▸ PROMPT
In the data below, find every line with the word "Post" and copy it.

[[ LISTED ENTRIES, beginning ]]

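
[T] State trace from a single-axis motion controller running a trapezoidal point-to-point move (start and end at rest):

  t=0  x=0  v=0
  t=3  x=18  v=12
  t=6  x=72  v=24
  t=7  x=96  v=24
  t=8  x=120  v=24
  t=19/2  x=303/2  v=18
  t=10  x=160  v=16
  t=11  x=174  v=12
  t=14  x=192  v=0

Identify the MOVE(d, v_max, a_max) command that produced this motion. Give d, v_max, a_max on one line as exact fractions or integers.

d=192 v_max=24 a_max=4

final state: t=14, x=192, v=0 → d = 192
a_max = (12−0)/(3−0) = 4
max v = 24 over t∈[6,8] → v_max = 24
check: 24·(6+2) = 192 ✓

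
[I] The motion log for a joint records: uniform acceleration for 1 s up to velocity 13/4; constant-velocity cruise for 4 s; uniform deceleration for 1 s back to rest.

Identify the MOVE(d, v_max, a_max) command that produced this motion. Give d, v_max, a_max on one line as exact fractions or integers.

d=65/4 v_max=13/4 a_max=13/4

a_max = (13/4)/1 = 13/4
d_a = ½·13/4·1 = 13/8; d_c = 13/4·4 = 13
d = 2·13/8 + 13 = 65/4
t_c = 4 > 0 so v_max = 13/4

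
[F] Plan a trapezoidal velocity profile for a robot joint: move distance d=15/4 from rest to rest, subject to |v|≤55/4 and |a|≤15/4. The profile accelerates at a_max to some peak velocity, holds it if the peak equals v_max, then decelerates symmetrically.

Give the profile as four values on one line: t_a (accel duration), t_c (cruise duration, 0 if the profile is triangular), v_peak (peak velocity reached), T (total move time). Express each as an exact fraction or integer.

t_a=1 t_c=0 v_peak=15/4 T=2

vₘ²/aₘ = (55/4)²/(15/4) = 605/12
15/4 < 605/12 ⇒ no cruise
v_peak = √(15/4·15/4) = √(225/16) = 15/4
t_a = (15/4)/(15/4) = 1; t_c = 0
T = 2·1 = 2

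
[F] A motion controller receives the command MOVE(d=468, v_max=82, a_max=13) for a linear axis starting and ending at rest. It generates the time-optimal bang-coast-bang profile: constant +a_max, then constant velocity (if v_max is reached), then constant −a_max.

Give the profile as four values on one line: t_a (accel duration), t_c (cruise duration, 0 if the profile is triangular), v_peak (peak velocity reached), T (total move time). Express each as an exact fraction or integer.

t_a=6 t_c=0 v_peak=78 T=12

vₘ²/aₘ = 82²/13 = 6724/13
468 < 6724/13 so t_c = 0
v_peak = √(468·13) = √6084 = 78
t_a = 78/13 = 6; t_c = 0
T = 2·6 = 12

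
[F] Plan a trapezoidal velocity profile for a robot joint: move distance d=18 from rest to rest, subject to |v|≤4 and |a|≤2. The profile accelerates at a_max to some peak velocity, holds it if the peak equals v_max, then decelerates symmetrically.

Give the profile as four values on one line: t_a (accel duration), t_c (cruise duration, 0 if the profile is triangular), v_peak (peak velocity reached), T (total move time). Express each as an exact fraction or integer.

(v_max)²/a_max = 4²/2 = 8
18 ≥ 8 ⇒ cruise phase
t_a = 4/2 = 2; v_peak = 4
d_cruise = 18 − 8 = 10; t_c = 10/4 = 5/2
T = 2·2 + 5/2 = 13/2

t_a=2 t_c=5/2 v_peak=4 T=13/2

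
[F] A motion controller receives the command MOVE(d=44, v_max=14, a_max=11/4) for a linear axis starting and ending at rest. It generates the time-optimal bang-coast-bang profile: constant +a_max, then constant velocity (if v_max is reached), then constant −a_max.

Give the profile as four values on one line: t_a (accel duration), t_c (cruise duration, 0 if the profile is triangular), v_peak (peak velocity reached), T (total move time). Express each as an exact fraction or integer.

t_a=4 t_c=0 v_peak=11 T=8

v_max²/a_max = 14²/(11/4) = 784/11
44 < 784/11 ⇒ no cruise
v_peak = √(44·11/4) = √121 = 11
t_a = 11/(11/4) = 4; t_c = 0
T = 2·4 = 8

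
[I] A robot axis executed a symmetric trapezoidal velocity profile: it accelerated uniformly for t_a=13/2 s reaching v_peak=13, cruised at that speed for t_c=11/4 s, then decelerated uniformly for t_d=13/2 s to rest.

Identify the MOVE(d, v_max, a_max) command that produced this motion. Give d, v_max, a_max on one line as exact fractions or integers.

a_max = 13/(13/2) = 2
d_a = ½·13·13/2 = 169/4; d_c = 13·11/4 = 143/4
d = 2·169/4 + 143/4 = 481/4
t_c = 11/4 > 0 so v_max = 13

d=481/4 v_max=13 a_max=2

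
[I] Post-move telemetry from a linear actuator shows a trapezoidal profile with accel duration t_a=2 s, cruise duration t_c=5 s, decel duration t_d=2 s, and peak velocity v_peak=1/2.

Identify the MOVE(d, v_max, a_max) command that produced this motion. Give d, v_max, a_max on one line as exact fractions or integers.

d=7/2 v_max=1/2 a_max=1/4

a_max = (1/2)/2 = 1/4
d_a = ½·1/2·2 = 1/2; d_c = 1/2·5 = 5/2
d = 2·1/2 + 5/2 = 7/2
t_c = 5 > 0 ⇒ limit active, v_max = 1/2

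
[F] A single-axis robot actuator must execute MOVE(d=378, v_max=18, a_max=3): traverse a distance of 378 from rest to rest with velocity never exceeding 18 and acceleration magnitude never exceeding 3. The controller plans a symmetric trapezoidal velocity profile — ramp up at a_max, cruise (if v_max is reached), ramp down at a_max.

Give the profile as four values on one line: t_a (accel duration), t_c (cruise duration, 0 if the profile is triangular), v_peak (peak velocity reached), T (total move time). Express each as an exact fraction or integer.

(v_max)²/a_max = 18²/3 = 108
378 ≥ 108 so v_max reached
t_a = 18/3 = 6; v_peak = 18
d_cruise = 378 − 108 = 270; t_c = 270/18 = 15
T = 2·6 + 15 = 27

t_a=6 t_c=15 v_peak=18 T=27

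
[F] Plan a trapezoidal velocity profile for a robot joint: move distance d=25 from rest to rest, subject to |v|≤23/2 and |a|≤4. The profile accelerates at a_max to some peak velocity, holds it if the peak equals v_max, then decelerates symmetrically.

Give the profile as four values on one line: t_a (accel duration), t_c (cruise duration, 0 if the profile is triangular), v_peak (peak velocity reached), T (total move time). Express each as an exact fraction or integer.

t_a=5/2 t_c=0 v_peak=10 T=5

vₘ²/aₘ = (23/2)²/4 = 529/16
25 < 529/16 → triangular
v_peak = √(25·4) = √100 = 10
t_a = 10/4 = 5/2; t_c = 0
T = 2·5/2 = 5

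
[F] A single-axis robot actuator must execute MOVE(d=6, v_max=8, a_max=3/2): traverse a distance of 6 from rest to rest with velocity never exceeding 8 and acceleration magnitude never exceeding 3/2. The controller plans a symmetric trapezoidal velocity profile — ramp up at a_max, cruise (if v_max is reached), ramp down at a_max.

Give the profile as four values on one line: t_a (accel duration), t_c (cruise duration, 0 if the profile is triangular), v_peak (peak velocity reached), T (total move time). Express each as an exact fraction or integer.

t_a=2 t_c=0 v_peak=3 T=4

v_max²/a_max = 8²/(3/2) = 128/3
6 < 128/3 ⇒ no cruise
v_peak = √(6·3/2) = √9 = 3
t_a = 3/(3/2) = 2; t_c = 0
T = 2·2 = 4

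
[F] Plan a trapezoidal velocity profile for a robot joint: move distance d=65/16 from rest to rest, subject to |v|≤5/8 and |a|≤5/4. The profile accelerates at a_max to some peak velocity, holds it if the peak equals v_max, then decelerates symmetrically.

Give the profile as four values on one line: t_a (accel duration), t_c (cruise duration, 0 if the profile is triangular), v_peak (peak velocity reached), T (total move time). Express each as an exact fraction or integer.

vₘ²/aₘ = (5/8)²/(5/4) = 5/16
65/16 ≥ 5/16 → trapezoidal
t_a = (5/8)/(5/4) = 1/2; v_peak = 5/8
d_cruise = 65/16 − 5/16 = 15/4; t_c = (15/4)/(5/8) = 6
T = 2·1/2 + 6 = 7

t_a=1/2 t_c=6 v_peak=5/8 T=7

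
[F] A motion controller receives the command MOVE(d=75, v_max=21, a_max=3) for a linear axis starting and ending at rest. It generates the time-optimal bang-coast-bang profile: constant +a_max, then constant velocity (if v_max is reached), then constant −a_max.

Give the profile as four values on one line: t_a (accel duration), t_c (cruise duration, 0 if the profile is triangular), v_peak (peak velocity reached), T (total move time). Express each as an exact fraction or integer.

t_a=5 t_c=0 v_peak=15 T=10

v_max²/a_max = 21²/3 = 147
75 < 147 ⇒ no cruise
v_peak = √(75·3) = √225 = 15
t_a = 15/3 = 5; t_c = 0
T = 2·5 = 10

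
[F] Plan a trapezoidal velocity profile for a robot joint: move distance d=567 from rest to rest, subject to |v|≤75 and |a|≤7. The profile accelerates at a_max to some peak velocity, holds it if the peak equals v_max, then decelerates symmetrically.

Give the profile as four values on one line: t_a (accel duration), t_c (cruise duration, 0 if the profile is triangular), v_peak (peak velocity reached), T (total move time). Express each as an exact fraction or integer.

v_max²/a_max = 75²/7 = 5625/7
567 < 5625/7 ⇒ no cruise
v_peak = √(567·7) = √3969 = 63
t_a = 63/7 = 9; t_c = 0
T = 2·9 = 18

t_a=9 t_c=0 v_peak=63 T=18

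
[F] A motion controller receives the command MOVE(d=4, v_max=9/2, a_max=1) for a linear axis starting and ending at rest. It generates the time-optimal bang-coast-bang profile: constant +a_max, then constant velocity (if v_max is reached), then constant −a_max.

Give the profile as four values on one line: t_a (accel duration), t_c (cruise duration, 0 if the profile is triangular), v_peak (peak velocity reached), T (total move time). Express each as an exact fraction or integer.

vₘ²/aₘ = (9/2)²/1 = 81/4
4 < 81/4 → triangular
v_peak = √(4·1) = √4 = 2
t_a = 2/1 = 2; t_c = 0
T = 2·2 = 4

t_a=2 t_c=0 v_peak=2 T=4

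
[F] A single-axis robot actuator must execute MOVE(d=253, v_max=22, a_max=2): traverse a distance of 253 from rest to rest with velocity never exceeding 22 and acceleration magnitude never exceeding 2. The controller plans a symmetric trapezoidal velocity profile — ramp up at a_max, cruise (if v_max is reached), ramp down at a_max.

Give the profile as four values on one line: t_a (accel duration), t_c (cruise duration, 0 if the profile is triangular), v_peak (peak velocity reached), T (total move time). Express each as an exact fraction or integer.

t_a=11 t_c=1/2 v_peak=22 T=45/2

vₘ²/aₘ = 22²/2 = 242
253 ≥ 242 → trapezoidal
t_a = 22/2 = 11; v_peak = 22
d_cruise = 253 − 242 = 11; t_c = 11/22 = 1/2
T = 2·11 + 1/2 = 45/2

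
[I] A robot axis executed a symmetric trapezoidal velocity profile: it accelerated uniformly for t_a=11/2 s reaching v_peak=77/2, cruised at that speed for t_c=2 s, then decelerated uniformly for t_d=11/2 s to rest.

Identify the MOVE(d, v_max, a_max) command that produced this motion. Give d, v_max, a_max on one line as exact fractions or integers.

d=1155/4 v_max=77/2 a_max=7

a_max = (77/2)/(11/2) = 7
d_a = ½·77/2·11/2 = 847/8; d_c = 77/2·2 = 77
d = 2·847/8 + 77 = 1155/4
t_c = 2 > 0 → v_max = v_peak = 77/2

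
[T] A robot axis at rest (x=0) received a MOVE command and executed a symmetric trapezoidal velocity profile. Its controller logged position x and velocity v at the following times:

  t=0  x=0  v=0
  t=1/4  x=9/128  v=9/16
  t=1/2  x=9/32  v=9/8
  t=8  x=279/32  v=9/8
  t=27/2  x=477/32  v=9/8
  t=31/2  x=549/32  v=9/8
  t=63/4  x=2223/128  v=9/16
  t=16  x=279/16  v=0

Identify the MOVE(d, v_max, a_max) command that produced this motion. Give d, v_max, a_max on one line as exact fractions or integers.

d=279/16 v_max=9/8 a_max=9/4

final state: t=16, x=279/16, v=0 → d = 279/16
a_max = (9/16−0)/(1/4−0) = 9/4
max v = 9/8 over t∈[1/2,31/2] → v_max = 9/8
check: 9/8·(1/2+15) = 279/16 ✓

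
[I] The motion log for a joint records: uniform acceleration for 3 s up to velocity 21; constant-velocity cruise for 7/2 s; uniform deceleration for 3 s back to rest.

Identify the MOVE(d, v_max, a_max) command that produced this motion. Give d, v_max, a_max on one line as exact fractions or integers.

d=273/2 v_max=21 a_max=7

a_max = 21/3 = 7
d_a = ½·21·3 = 63/2; d_c = 21·7/2 = 147/2
d = 2·63/2 + 147/2 = 273/2
t_c = 7/2 > 0 so v_max = 21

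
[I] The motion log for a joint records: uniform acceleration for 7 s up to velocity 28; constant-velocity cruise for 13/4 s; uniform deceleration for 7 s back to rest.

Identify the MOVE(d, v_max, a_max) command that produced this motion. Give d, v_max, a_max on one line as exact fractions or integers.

a_max = 28/7 = 4
d_a = ½·28·7 = 98; d_c = 28·13/4 = 91
d = 2·98 + 91 = 287
t_c = 13/4 > 0 → v_max = v_peak = 28

d=287 v_max=28 a_max=4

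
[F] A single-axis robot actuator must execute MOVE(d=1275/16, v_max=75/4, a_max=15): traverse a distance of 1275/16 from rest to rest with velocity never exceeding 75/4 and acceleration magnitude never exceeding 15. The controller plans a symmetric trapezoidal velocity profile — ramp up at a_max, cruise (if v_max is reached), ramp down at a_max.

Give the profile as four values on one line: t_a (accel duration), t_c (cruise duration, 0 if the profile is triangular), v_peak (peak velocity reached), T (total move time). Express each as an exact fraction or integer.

t_a=5/4 t_c=3 v_peak=75/4 T=11/2

vₘ²/aₘ = (75/4)²/15 = 375/16
1275/16 ≥ 375/16 ⇒ cruise phase
t_a = (75/4)/15 = 5/4; v_peak = 75/4
d_cruise = 1275/16 − 375/16 = 225/4; t_c = (225/4)/(75/4) = 3
T = 2·5/4 + 3 = 11/2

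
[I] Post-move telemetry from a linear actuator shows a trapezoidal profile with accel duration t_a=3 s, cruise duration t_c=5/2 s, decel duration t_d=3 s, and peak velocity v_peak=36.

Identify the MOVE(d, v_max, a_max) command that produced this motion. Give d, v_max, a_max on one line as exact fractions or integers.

a_max = 36/3 = 12
d_a = ½·36·3 = 54; d_c = 36·5/2 = 90
d = 2·54 + 90 = 198
t_c = 5/2 > 0 so v_max = 36

d=198 v_max=36 a_max=12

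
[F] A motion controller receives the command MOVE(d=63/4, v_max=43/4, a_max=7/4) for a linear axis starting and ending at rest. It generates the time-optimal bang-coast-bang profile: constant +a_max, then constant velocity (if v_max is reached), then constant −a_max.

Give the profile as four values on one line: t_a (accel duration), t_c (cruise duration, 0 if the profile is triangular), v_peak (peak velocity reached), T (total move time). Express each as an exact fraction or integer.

vₘ²/aₘ = (43/4)²/(7/4) = 1849/28
63/4 < 1849/28 so t_c = 0
v_peak = √(63/4·7/4) = √(441/16) = 21/4
t_a = (21/4)/(7/4) = 3; t_c = 0
T = 2·3 = 6

t_a=3 t_c=0 v_peak=21/4 T=6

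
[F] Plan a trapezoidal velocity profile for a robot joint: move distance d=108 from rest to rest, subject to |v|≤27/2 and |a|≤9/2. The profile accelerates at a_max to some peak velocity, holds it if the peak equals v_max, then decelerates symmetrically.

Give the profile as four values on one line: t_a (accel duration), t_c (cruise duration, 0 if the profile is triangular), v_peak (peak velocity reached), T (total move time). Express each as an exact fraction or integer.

t_a=3 t_c=5 v_peak=27/2 T=11

vₘ²/aₘ = (27/2)²/(9/2) = 81/2
108 ≥ 81/2 ⇒ cruise phase
t_a = (27/2)/(9/2) = 3; v_peak = 27/2
d_cruise = 108 − 81/2 = 135/2; t_c = (135/2)/(27/2) = 5
T = 2·3 + 5 = 11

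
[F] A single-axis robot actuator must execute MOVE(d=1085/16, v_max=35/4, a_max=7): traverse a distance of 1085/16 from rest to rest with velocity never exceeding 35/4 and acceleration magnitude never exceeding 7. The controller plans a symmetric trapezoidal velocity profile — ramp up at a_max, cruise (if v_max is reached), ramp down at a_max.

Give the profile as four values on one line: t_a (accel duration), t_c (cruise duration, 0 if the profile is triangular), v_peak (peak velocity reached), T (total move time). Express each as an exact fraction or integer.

(v_max)²/a_max = (35/4)²/7 = 175/16
1085/16 ≥ 175/16 so v_max reached
t_a = (35/4)/7 = 5/4; v_peak = 35/4
d_cruise = 1085/16 − 175/16 = 455/8; t_c = (455/8)/(35/4) = 13/2
T = 2·5/4 + 13/2 = 9

t_a=5/4 t_c=13/2 v_peak=35/4 T=9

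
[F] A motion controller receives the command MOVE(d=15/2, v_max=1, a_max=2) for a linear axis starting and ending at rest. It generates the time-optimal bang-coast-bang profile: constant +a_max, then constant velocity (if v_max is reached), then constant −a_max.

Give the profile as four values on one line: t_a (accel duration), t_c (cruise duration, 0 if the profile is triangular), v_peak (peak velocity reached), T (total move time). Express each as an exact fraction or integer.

(v_max)²/a_max = 1²/2 = 1/2
15/2 ≥ 1/2 ⇒ cruise phase
t_a = 1/2; v_peak = 1
d_cruise = 15/2 − 1/2 = 7; t_c = 7/1 = 7
T = 2·1/2 + 7 = 8

t_a=1/2 t_c=7 v_peak=1 T=8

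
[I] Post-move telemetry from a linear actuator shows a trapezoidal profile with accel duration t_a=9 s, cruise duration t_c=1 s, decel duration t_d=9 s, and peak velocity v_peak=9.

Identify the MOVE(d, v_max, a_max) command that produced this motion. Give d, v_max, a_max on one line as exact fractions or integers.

d=90 v_max=9 a_max=1

a_max = 9/9 = 1
d_a = ½·9·9 = 81/2; d_c = 9·1 = 9
d = 2·81/2 + 9 = 90
t_c = 1 > 0 → v_max = v_peak = 9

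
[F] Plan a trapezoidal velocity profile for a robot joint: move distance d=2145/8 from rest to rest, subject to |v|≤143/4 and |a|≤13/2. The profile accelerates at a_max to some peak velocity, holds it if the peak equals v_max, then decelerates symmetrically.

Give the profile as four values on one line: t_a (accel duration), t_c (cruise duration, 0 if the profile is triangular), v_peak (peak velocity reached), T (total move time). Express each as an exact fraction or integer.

vₘ²/aₘ = (143/4)²/(13/2) = 1573/8
2145/8 ≥ 1573/8 so v_max reached
t_a = (143/4)/(13/2) = 11/2; v_peak = 143/4
d_cruise = 2145/8 − 1573/8 = 143/2; t_c = (143/2)/(143/4) = 2
T = 2·11/2 + 2 = 13

t_a=11/2 t_c=2 v_peak=143/4 T=13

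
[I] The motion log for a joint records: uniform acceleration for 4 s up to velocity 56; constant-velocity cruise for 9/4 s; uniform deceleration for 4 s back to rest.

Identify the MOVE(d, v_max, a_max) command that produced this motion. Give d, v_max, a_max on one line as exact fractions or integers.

a_max = 56/4 = 14
d_a = ½·56·4 = 112; d_c = 56·9/4 = 126
d = 2·112 + 126 = 350
t_c = 9/4 > 0 so v_max = 56

d=350 v_max=56 a_max=14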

[[ LISTED ENTRIES, end ]]

▸ ANSWER TO THIS EXERCISE
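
[I] Post-move telemetry from a linear actuator shows a trapezoidal profile with accel duration t_a=2 s, cruise duration t_c=5 s, decel duration t_d=2 s, and peak velocity v_peak=1/2.
[I] Post-move telemetry from a linear actuator shows a trapezoidal profile with accel duration t_a=3 s, cruise duration t_c=5/2 s, decel duration t_d=3 s, and peak velocity v_peak=36.
[I] Post-move telemetry from a linear actuator shows a trapezoidal profile with accel duration t_a=9 s, cruise duration t_c=1 s, decel duration t_d=9 s, and peak velocity v_peak=9.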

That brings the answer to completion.